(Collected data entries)
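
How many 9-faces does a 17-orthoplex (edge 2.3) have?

An n-cross-polytope has 2^(k+1)·C(n,k+1) k-faces. Here 2^10·C(17,10) = 1024·19448 = 19914752.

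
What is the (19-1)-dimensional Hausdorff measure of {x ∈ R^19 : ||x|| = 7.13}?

S = n·V_n(r)/r = 19·V_19(7.13)/7.13 (volume-to-surface relation), giving 2.00887e+15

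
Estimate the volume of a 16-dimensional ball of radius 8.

V_16(8) = π^(16/2) · (8)^16 / Γ(16/2 + 1) = 2199023255552·π^8/315 ≈ 6.62397e+13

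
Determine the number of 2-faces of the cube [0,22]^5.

An n-cube has C(n,k)·2^(n-k) k-faces. Here C(5,2)·2^3 = 10·8 = 80.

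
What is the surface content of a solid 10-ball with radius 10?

The surface area of an n-ball is 2π^(n/2) r^(n-1) / Γ(n/2). For n=10, r=10: 250000000·π^5/3 ≈ 2.55016e+10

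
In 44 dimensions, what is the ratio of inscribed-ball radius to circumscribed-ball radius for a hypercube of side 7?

For an n-cube of any side s, the inradius is s/2 and the circumradius is s√n/2, so the ratio is 1/√44 ≈ 0.150756.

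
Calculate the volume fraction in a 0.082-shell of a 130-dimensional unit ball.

V(inner)/V(outer) = ((1-0.082)/1)^130 ≈ 1.478e-05, so the shell fraction is 0.999985.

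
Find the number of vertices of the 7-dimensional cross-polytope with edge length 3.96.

An n-cross-polytope has 2n vertices; here n = 7, giving 14.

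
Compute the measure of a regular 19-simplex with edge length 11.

Volume = 11^19 · √(20/2^19) / 19! ≈ 3.10525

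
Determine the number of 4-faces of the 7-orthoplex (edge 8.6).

Each 4-face is the convex hull of 5 vertices, one chosen as ±e_i from each of 5 distinct axes: 2^5·C(7,5) = 672.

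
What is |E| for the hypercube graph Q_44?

Number of 1-faces = C(44,1)·2^(44-1) = 44·8796093022208 = 387028092977152.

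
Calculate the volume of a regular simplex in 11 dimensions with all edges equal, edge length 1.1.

V_11 = √(12) · 1.1^11 / (11! · 2^(11/2)) ≈ 5.47129e-09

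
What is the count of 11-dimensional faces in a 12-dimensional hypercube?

f_11(12-cube) = (12 choose 11) · 2^1 = 24.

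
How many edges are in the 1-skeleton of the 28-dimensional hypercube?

Number of 1-faces = C(28,1)·2^(28-1) = 28·134217728 = 3758096384.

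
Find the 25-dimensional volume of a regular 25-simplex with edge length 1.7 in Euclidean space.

Volume = 1.7^25 · √(26/2^25) / 25! ≈ 3.27483e-23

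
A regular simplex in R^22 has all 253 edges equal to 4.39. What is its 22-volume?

For a regular n-simplex with edge a, V = (a^n / n!)·√((n+1)/2^n). With a=4.39, n=22: V ≈ 2.83783e-10.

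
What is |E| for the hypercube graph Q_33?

Each of the 2^33 = 8589934592 vertices has degree 33; total edges = 33·2^33/2 = 141733920768.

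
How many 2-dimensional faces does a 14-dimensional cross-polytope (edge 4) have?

f_2(14-orthoplex) = 2^3 · (14 choose 3) = 2912.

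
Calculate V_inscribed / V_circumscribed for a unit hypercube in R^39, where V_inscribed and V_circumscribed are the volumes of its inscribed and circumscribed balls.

Volume scales as r^n, and r_in/r_out = 1/√39, giving (1/√39)^39 ≈ 9.42411e-32.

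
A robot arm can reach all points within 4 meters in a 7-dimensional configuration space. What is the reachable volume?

V = 262144·π^3/105 ≈ 77410.6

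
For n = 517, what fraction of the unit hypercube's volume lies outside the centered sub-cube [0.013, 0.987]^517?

1 - (1 - 2·0.013)^517 = 1 - 0.974^517 ≈ 0.9999987839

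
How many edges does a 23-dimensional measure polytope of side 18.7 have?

The 23-cube has n·2^(n-1) = 23·2^22 = 23·4194304 = 96468992 edges.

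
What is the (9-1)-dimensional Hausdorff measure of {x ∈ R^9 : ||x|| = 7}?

|∂B_9(7)| = 26353376·π^4/15 ≈ 1.71137e+08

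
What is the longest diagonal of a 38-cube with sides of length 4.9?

The space diagonal of an n-cube of side s is s√n. Here 4.9·√38 ≈ 30.2056.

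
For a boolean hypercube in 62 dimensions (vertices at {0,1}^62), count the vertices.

An n-cube has 2^n vertices; for n = 62 that is 2^62 = 4611686018427387904.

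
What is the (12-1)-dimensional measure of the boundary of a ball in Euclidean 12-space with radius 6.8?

|∂B_12(6.8)| ≈ 2.30328e+10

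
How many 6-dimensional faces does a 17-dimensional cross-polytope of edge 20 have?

Number of 6-faces = 2^(6+1) · C(17,6+1) = 128 · 19448 = 2489344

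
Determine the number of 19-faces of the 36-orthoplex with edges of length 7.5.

Number of 19-faces = 2^(19+1) · C(36,19+1) = 1048576 · 7307872110 = 7662859305615360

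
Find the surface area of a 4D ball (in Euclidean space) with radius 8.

The surface area of an n-ball is 2π^(n/2) r^(n-1) / Γ(n/2). For n=4, r=8: 1024·π^2 ≈ 10106.5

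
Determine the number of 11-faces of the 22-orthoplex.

Each 11-face is the convex hull of 12 vertices, one chosen as ±e_i from each of 12 distinct axes: 2^12·C(22,12) = 2648662016.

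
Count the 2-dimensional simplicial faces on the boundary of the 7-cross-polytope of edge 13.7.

An n-cross-polytope has 2^(k+1)·C(n,k+1) k-faces. Here 2^3·C(7,3) = 8·35 = 280.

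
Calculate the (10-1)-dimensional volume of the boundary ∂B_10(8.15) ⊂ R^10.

The surface area of an n-ball is 2π^(n/2) r^(n-1) / Γ(n/2). For n=10, r=8.15: 4.04563e+09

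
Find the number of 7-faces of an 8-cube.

f_7(8-cube) = (8 choose 7) · 2^1 = 16.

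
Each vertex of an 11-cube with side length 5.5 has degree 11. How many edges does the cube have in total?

The 11-cube has n·2^(n-1) = 11·2^10 = 11·1024 = 11264 edges.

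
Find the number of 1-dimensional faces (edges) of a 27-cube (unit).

The 27-cube has n·2^(n-1) = 27·2^26 = 27·67108864 = 1811939328 edges.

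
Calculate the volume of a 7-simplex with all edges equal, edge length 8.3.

V = (8.3^7 / 7!) · √((7+1) / 2^7) ≈ 134.603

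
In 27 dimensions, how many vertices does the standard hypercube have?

An n-cube has 2^n vertices; for n = 27 that is 2^27 = 134217728.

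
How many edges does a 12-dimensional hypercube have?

Each of the 2^12 = 4096 vertices has degree 12; total edges = 12·2^12/2 = 24576.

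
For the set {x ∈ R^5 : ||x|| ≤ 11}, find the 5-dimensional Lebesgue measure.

The n-ball volume is π^(n/2)·r^n/Γ(n/2+1). With n=5, r=11: V = 1288408·π^2/15 ≈ 847738.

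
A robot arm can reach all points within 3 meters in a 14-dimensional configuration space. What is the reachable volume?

V = 531441·π^7/560 ≈ 2.86626e+06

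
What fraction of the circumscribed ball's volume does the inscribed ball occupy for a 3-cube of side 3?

The radii are 3/2 and 3√3/2, so the volume ratio is (1/√3)^3 = 3^{-3/2} ≈ 0.19245.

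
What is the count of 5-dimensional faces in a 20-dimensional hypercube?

Choose 5 of 20 axes to span the face (C(20,5) = 15504 ways), then fix each of the remaining 15 coordinates at one of its two extreme values (2^15 = 32768 ways): 15504·32768 = 508035072.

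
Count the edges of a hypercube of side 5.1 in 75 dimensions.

An n-cube has n·2^(n-1) edges. With n = 75: 75·18889465931478580854784 = 1416709944860893564108800.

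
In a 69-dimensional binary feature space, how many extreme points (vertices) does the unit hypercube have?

Number of vertices = 2^69 = 590295810358705651712.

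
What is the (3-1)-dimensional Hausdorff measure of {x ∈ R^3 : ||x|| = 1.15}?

S = n·V_n(r)/r = 3·V_3(1.15)/1.15 (volume-to-surface relation), giving 4πr² = 4π·(1.15)² ≈ 16.619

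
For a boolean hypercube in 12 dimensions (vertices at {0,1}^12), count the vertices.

The 12-cube has 2^12 = 4096 vertices.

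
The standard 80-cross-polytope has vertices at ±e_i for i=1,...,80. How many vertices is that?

An n-cross-polytope has 2n vertices; here n = 80, giving 160.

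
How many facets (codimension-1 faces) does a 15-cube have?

f_14(15-cube) = (15 choose 14) · 2^1 = 30.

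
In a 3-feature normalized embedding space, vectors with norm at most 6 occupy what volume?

V = 288·π ≈ 904.779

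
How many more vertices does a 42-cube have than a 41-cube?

The 42-cube has 2^42 = 4398046511104 vertices. The 41-cube has 2^41 = 2199023255552 vertices. Difference: 4398046511104 - 2199023255552 = 2199023255552.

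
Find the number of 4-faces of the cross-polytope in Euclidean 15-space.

An n-cross-polytope has 2^(k+1)·C(n,k+1) k-faces. Here 2^5·C(15,5) = 32·3003 = 96096.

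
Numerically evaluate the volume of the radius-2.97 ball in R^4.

V_4(2.97) = π^(4/2) · (2.97)^4 / Γ(4/2 + 1) ≈ 383.968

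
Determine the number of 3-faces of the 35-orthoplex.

An n-cross-polytope has 2^(k+1)·C(n,k+1) k-faces. Here 2^4·C(35,4) = 16·52360 = 837760.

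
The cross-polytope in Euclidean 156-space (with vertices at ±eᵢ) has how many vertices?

The 156-dimensional cross-polytope has 2n = 2·156 = 312 vertices.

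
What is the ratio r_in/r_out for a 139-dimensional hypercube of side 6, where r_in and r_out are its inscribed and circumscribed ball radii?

r_in = 6/2 (half the side); r_out = 6√139/2 (half the diagonal). Ratio = 1/√139 ≈ 0.0848189.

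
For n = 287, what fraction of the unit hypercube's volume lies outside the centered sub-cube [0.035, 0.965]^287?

The inner cube has side 1-2·0.035 = 0.93 and volume (0.93)^287 ≈ 9.008e-10, so the shell holds 0.9999999991 of the volume.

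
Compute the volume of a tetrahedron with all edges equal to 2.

Volume = (√2/12) · 2³ = 0.942809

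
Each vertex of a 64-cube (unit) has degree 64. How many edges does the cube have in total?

An n-cube has n·2^(n-1) edges. With n = 64: 64·9223372036854775808 = 590295810358705651712.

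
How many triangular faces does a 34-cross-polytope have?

An n-cross-polytope has 2^(k+1)·C(n,k+1) k-faces. Here 2^3·C(34,3) = 8·5984 = 47872.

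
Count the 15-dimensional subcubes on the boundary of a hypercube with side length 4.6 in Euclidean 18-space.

An n-cube has C(n,k)·2^(n-k) k-faces. Here C(18,15)·2^3 = 816·8 = 6528.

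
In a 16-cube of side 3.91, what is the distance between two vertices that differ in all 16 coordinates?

||(3.91,3.91,...,3.91)|| = √(16)·3.91 = 15.64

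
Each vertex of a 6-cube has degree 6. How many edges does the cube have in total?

The 6-cube has n·2^(n-1) = 6·2^5 = 6·32 = 192 edges.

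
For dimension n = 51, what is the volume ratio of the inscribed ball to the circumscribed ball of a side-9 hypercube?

Volume scales as r^n, and r_in/r_out = 1/√51, giving (1/√51)^51 ≈ 2.86392e-44.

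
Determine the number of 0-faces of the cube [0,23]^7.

Number of 0-faces = C(7,0) · 2^(7-0) = 1 · 128 = 128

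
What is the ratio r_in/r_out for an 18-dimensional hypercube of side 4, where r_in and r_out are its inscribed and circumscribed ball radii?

Ratio = (s/2)/(s√18/2) = 18^(-1/2) ≈ 0.235702.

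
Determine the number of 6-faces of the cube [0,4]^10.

f_6(10-cube) = (10 choose 6) · 2^4 = 3360.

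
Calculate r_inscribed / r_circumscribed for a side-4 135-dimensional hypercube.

Ratio = (s/2)/(s√135/2) = 135^(-1/2) ≈ 0.0860663.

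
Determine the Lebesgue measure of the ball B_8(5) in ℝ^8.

The n-ball volume is π^(n/2)·r^n/Γ(n/2+1). With n=8, r=5: V = 390625·π^4/24 ≈ 1.58543e+06.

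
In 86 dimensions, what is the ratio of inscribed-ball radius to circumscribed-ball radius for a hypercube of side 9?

r_in / r_out = (9/2) / (9√86/2) = 1/√86 ≈ 0.107833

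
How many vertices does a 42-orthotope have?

Number of vertices = 2^42 = 4398046511104.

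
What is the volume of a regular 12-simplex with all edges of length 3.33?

V = (3.33^12 / 12!) · √((12+1) / 2^12) ≈ 0.000218668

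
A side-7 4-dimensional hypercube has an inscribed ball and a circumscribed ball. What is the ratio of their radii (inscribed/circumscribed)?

r_in = 7/2 (half the side); r_out = 7√4/2 (half the diagonal). Ratio = 1/√4 ≈ 0.5.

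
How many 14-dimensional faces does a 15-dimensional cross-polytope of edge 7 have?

Number of 14-faces = 2^(14+1) · C(15,14+1) = 32768 · 1 = 32768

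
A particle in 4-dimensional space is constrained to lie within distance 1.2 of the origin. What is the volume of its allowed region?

The n-ball volume is π^(n/2)·r^n/Γ(n/2+1). With n=4, r=1.2: V ≈ 10.2328.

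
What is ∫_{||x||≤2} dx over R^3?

V = 32·π/3 ≈ 33.5103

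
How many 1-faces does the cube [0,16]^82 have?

Number of 1-faces = C(82,1)·2^(82-1) = 82·2417851639229258349412352 = 198263834416799184651812864.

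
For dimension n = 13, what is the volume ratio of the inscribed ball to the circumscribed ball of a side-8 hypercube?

Volume scales as r^n, and r_in/r_out = 1/√13, giving (1/√13)^13 ≈ 5.74603e-08.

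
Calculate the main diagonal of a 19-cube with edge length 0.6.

Diagonal = √19 · 0.6 ≈ 2.61534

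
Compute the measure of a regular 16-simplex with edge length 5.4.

Volume = 5.4^16 · √(17/2^16) / 16! ≈ 0.000402407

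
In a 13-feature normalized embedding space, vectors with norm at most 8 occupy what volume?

Volume = π^{13/2}·(8)^13/Γ(15/2) = 70368744177664·π^6/135135 ≈ 5.00623e+11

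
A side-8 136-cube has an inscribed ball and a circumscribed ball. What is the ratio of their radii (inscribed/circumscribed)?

r_in = 8/2 (half the side); r_out = 8√136/2 (half the diagonal). Ratio = 1/√136 ≈ 0.0857493.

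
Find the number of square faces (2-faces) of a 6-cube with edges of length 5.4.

Choose 2 of 6 axes to span the face (C(6,2) = 15 ways), then fix each of the remaining 4 coordinates at one of its two extreme values (2^4 = 16 ways): 15·16 = 240.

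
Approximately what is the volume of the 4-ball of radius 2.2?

Volume = π^{4/2}·(2.2)^4/Γ(3) ≈ 115.601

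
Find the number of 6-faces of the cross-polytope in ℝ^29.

Number of 6-faces = 2^(6+1) · C(29,6+1) = 128 · 1560780 = 199779840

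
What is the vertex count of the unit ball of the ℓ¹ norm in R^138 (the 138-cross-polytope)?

The 138-dimensional cross-polytope has 2n = 2·138 = 276 vertices.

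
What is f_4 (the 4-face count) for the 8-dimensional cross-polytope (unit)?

An n-cross-polytope has 2^(k+1)·C(n,k+1) k-faces. Here 2^5·C(8,5) = 32·56 = 1792.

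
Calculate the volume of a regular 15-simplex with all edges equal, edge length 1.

V_15 = √(16) · 1^15 / (15! · 2^(15/2)) ≈ 1.6898e-14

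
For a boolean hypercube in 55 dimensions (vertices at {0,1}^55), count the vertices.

Each vertex is a binary string of length 55, so there are 2^55 = 36028797018963968.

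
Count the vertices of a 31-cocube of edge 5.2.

Number of vertices = 2n = 62.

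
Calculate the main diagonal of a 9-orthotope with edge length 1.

||(1,1,...,1)|| = √(9)·1 = 3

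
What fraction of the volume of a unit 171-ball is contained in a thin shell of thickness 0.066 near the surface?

Shell fraction = 1 - (1-0.066)^171 ≈ 0.999992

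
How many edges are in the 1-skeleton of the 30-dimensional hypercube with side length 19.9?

Each of the 2^30 = 1073741824 vertices has degree 30; total edges = 30·2^30/2 = 16106127360.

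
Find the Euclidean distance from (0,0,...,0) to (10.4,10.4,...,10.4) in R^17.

The space diagonal of an n-cube of side s is s√n. Here 10.4·√17 ≈ 42.8803.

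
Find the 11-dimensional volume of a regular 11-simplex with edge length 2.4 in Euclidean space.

V_11 = √(12) · 2.4^11 / (11! · 2^(11/2)) ≈ 2.91806e-05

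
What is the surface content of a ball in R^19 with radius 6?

|∂B_19(6)| = 1283918464548864·π^9/425425 ≈ 8.99629e+13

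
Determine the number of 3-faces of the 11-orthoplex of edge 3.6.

An n-cross-polytope has 2^(k+1)·C(n,k+1) k-faces. Here 2^4·C(11,4) = 16·330 = 5280.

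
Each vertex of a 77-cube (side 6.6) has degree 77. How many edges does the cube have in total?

Each of the 2^77 = 151115727451828646838272 vertices has degree 77; total edges = 77·2^77/2 = 5817955506895402903273472.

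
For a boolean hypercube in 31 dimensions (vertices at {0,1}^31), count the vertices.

Number of vertices = 2^31 = 2147483648.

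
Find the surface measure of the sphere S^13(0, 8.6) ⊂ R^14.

The surface area of an n-ball is 2π^(n/2) r^(n-1) / Γ(n/2). For n=14, r=8.6: 1.18094e+13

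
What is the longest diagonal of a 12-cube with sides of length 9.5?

d = √(9.5² + 9.5² + ... + 9.5²) [12 terms] = √(12·9.5²) = 9.5√12 ≈ 32.909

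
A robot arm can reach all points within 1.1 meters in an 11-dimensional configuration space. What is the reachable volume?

V_11(1.1) = π^(11/2) · (1.1)^11 / Γ(11/2 + 1) ≈ 5.37557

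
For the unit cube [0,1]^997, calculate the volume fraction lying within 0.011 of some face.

The inner cube has side 1-2·0.011 = 0.978 and volume (0.978)^997 ≈ 2.333e-10, so the shell holds 1 - 2.333e-10 of the volume.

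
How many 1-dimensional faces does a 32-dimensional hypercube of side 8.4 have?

Choose 1 of 32 axes to span the face (C(32,1) = 32 ways), then fix each of the remaining 31 coordinates at one of its two extreme values (2^31 = 2147483648 ways): 32·2147483648 = 68719476736.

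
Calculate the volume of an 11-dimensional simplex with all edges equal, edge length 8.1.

V_11 = √(12) · 8.1^11 / (11! · 2^(11/2)) ≈ 18.8845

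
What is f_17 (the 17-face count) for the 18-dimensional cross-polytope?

f_17(18-orthoplex) = 2^18 · (18 choose 18) = 262144.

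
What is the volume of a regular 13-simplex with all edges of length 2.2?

Volume = 2.2^13 · √(14/2^13) / 13! ≈ 1.87752e-07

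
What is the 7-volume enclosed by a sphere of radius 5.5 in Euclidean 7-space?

V_7(5.5) = π^(7/2) · (5.5)^7 / Γ(7/2 + 1) = 19487171·π^3/840 ≈ 719315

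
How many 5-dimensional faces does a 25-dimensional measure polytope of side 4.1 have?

Choose 5 of 25 axes to span the face (C(25,5) = 53130 ways), then fix each of the remaining 20 coordinates at one of its two extreme values (2^20 = 1048576 ways): 53130·1048576 = 55710842880.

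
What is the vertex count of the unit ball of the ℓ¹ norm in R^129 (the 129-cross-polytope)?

Number of vertices = 2n = 258.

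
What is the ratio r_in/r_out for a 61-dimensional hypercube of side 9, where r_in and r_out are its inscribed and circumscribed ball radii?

Ratio = (s/2)/(s√61/2) = 61^(-1/2) ≈ 0.128037.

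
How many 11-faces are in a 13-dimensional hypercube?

An n-cube has C(n,k)·2^(n-k) k-faces. Here C(13,11)·2^2 = 78·4 = 312.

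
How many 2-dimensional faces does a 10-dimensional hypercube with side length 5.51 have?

f_2(10-cube) = (10 choose 2) · 2^8 = 11520.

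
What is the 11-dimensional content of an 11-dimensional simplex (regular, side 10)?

V = (10^11 / 11!) · √((11+1) / 2^11) ≈ 191.765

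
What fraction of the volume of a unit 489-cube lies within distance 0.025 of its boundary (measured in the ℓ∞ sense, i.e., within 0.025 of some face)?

Shell fraction = 1 - (1-0.05)^489 ≈ 1 - 1.279e-11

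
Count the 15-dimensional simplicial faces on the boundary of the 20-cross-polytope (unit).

Each 15-face is the convex hull of 16 vertices, one chosen as ±e_i from each of 16 distinct axes: 2^16·C(20,16) = 317521920.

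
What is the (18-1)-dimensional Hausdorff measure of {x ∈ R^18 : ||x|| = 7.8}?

S = n·V_n(r)/r = 18·V_18(7.8)/7.8 (volume-to-surface relation), giving 2.16504e+15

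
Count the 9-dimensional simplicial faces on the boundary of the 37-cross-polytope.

An n-cross-polytope has 2^(k+1)·C(n,k+1) k-faces. Here 2^10·C(37,10) = 1024·348330136 = 356690059264.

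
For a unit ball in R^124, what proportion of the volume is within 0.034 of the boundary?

V(inner)/V(outer) = ((1-0.034)/1)^124 ≈ 0.01371, so the shell fraction is 0.986286.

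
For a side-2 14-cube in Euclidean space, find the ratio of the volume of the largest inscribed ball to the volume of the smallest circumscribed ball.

V_in/V_out = n^(-n/2) = 14^(-14/2) ≈ 9.48645e-09.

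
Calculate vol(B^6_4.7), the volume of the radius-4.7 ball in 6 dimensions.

Volume = π^{6/2}·(4.7)^6/Γ(4) ≈ 55703.9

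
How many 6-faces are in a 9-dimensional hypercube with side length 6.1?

f_6(9-cube) = (9 choose 6) · 2^3 = 672.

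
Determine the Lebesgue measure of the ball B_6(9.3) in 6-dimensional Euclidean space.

V_6(9.3) = π^(6/2) · (9.3)^6 / Γ(6/2 + 1) ≈ 3.34346e+06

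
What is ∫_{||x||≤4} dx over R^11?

Volume = π^{11/2}·(4)^11/Γ(13/2) = 268435456·π^5/10395 ≈ 7.9025e+06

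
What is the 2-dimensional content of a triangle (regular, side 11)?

Area = (√3/4) · 11² = 52.3945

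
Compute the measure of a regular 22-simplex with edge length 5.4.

V_22 = √(23) · 5.4^22 / (22! · 2^(22/2)) ≈ 2.70041e-08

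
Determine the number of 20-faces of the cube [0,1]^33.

An n-cube has C(n,k)·2^(n-k) k-faces. Here C(33,20)·2^13 = 573166440·8192 = 4695379476480.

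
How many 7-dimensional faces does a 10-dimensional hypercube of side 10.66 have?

Number of 7-faces = C(10,7) · 2^(10-7) = 120 · 8 = 960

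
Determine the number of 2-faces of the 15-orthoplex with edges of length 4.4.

f_2(15-orthoplex) = 2^3 · (15 choose 3) = 3640.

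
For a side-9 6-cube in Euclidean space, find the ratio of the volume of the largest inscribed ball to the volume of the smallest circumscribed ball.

V_in / V_out = (r_in/r_out)^6 = (1/√6)^6 = 6^(-6/2) ≈ 0.00462963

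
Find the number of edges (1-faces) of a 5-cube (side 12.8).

Choose 1 of 5 axes to span the face (C(5,1) = 5 ways), then fix each of the remaining 4 coordinates at one of its two extreme values (2^4 = 16 ways): 5·16 = 80.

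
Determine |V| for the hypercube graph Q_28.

An n-cube has 2^n vertices; for n = 28 that is 2^28 = 268435456.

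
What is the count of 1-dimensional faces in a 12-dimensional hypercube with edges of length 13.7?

f_1(12-cube) = (12 choose 1) · 2^11 = 24576.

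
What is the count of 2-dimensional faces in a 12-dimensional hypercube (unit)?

An n-cube has C(n,k)·2^(n-k) k-faces. Here C(12,2)·2^10 = 66·1024 = 67584.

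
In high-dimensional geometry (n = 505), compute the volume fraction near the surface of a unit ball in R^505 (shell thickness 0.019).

1 - (1-0.019)^505 ≈ 0.999938 ≈ 99.9938%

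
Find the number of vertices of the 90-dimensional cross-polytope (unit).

The vertices are ±e_1, ..., ±e_90, so there are 2·90 = 180.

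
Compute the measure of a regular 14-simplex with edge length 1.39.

V = (1.39^14 / 14!) · √((14+1) / 2^14) ≈ 3.48847e-11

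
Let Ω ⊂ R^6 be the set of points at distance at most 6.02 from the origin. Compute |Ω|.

V_6(6.02) = π^(6/2) · (6.02)^6 / Γ(6/2 + 1) ≈ 245967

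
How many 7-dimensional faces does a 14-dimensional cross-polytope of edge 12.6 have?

f_7(14-orthoplex) = 2^8 · (14 choose 8) = 768768.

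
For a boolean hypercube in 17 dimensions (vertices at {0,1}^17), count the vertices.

Each vertex is a binary string of length 17, so there are 2^17 = 131072.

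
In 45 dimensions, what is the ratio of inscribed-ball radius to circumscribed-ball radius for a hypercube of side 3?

For an n-cube of any side s, the inradius is s/2 and the circumradius is s√n/2, so the ratio is 1/√45 ≈ 0.149071.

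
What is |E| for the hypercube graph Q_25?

Each of the 2^25 = 33554432 vertices has degree 25; total edges = 25·2^25/2 = 419430400.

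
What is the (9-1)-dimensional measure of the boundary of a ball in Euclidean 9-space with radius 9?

|∂B_9(9)| = 459165024·π^4/35 ≈ 1.27791e+09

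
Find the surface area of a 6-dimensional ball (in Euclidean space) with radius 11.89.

S = n·V_n(r)/r = 6·V_6(11.89)/11.89 (volume-to-surface relation), giving 7.36816e+06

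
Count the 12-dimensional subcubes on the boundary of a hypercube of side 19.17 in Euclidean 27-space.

f_12(27-cube) = (27 choose 12) · 2^15 = 569634324480.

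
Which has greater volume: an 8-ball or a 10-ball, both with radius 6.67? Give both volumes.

V_8(6.67) ≈ 1.58999e+07. V_10(6.67) ≈ 4.44454e+08. The 10-ball is larger.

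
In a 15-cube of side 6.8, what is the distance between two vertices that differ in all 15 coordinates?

d = √(6.8² + 6.8² + ... + 6.8²) [15 terms] = √(15·6.8²) = 6.8√15 ≈ 26.3363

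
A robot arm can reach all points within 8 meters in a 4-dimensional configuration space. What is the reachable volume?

Volume = π^{4/2}·(8)^4/Γ(3) = 2048·π^2 ≈ 20212.9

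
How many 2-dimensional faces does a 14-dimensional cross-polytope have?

Each 2-face is the convex hull of 3 vertices, one chosen as ±e_i from each of 3 distinct axes: 2^3·C(14,3) = 2912.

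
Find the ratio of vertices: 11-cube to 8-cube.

The 11-cube has 2^11 = 2048 vertices. The 8-cube has 2^8 = 256 vertices. Ratio: 2048/256 = 8.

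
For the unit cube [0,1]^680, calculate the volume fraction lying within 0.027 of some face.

The inner cube has side 1-2·0.027 = 0.946 and volume (0.946)^680 ≈ 4.036e-17, so the shell holds 1 - 4.036e-17 of the volume.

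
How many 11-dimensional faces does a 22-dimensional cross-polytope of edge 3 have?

Each 11-face is the convex hull of 12 vertices, one chosen as ±e_i from each of 12 distinct axes: 2^12·C(22,12) = 2648662016.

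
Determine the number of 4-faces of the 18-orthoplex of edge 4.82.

An n-cross-polytope has 2^(k+1)·C(n,k+1) k-faces. Here 2^5·C(18,5) = 32·8568 = 274176.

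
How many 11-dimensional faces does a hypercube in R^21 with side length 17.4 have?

Number of 11-faces = C(21,11) · 2^(21-11) = 352716 · 1024 = 361181184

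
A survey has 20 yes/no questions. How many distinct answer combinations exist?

An n-cube has 2^n vertices; for n = 20 that is 2^20 = 1048576.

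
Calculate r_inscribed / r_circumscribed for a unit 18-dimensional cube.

r_in / r_out = (1/2) / (1√18/2) = 1/√18 ≈ 0.235702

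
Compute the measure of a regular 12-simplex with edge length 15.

V_12 = √(13) · 15^12 / (12! · 2^(12/2)) ≈ 15259.8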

What you are asked to do: Print exactly the lines between the line with "For the unit cube [0,1]^680, calculate" and the final line of the records above, both included.

Answer for this exercise:
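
For the unit cube [0,1]^680, calculate the volume fraction lying within 0.027 of some face.

The inner cube has side 1-2·0.027 = 0.946 and volume (0.946)^680 ≈ 4.036e-17, so the shell holds 1 - 4.036e-17 of the volume.

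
How many 11-dimensional faces does a 22-dimensional cross-polytope of edge 3 have?

Each 11-face is the convex hull of 12 vertices, one chosen as ±e_i from each of 12 distinct axes: 2^12·C(22,12) = 2648662016.

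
Determine the number of 4-faces of the 18-orthoplex of edge 4.82.

An n-cross-polytope has 2^(k+1)·C(n,k+1) k-faces. Here 2^5·C(18,5) = 32·8568 = 274176.

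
How many 11-dimensional faces does a hypercube in R^21 with side length 17.4 have?

Number of 11-faces = C(21,11) · 2^(21-11) = 352716 · 1024 = 361181184

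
A survey has 20 yes/no questions. How many distinct answer combinations exist?

An n-cube has 2^n vertices; for n = 20 that is 2^20 = 1048576.

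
Calculate r_inscribed / r_circumscribed for a unit 18-dimensional cube.

r_in / r_out = (1/2) / (1√18/2) = 1/√18 ≈ 0.235702

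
Compute the measure of a regular 12-simplex with edge length 15.

V_12 = √(13) · 15^12 / (12! · 2^(12/2)) ≈ 15259.8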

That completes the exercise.